AIM OF THE EXERCISE -
Set the data down once more, in full and exactly.

== TASK INPUT

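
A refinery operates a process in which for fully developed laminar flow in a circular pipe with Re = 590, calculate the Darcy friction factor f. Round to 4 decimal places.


f = 64 / Re
f = 64 / 590
f = 0.1085


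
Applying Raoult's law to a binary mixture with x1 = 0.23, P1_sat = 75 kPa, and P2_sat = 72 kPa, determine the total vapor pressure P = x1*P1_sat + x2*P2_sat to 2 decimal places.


P = x1*P1_sat + x2*P2_sat
x2 = 1 - x1 = 1 - 0.23 = 0.77
P = 0.23*75 + 0.77*72
P = 17.25 + 55.44
P = 72.69 kPa


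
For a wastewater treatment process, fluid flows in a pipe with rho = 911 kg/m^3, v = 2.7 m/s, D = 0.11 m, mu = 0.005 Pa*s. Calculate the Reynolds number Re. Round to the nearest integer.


Re = rho * v * D / mu
Re = 911 * 2.7 * 0.11 / 0.005
Re = 270.567 / 0.005
Re = 54113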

====

ANSWER BOX -
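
A refinery operates a process in which for fully developed laminar flow in a circular pipe with Re = 590, calculate the Darcy friction factor f. Round to 4 decimal places.


f = 64 / Re
f = 64 / 590
f = 0.1085


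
Applying Raoult's law to a binary mixture with x1 = 0.23, P1_sat = 75 kPa, and P2_sat = 72 kPa, determine the total vapor pressure P = x1*P1_sat + x2*P2_sat to 2 decimal places.


P = x1*P1_sat + x2*P2_sat
x2 = 1 - x1 = 1 - 0.23 = 0.77
P = 0.23*75 + 0.77*72
P = 17.25 + 55.44
P = 72.69 kPa


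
For a wastewater treatment process, fluid flows in a pipe with rho = 911 kg/m^3, v = 2.7 m/s, D = 0.11 m, mu = 0.005 Pa*s. Calculate the Reynolds number Re. Round to the nearest integer.


Re = rho * v * D / mu
Re = 911 * 2.7 * 0.11 / 0.005
Re = 270.567 / 0.005
Re = 54113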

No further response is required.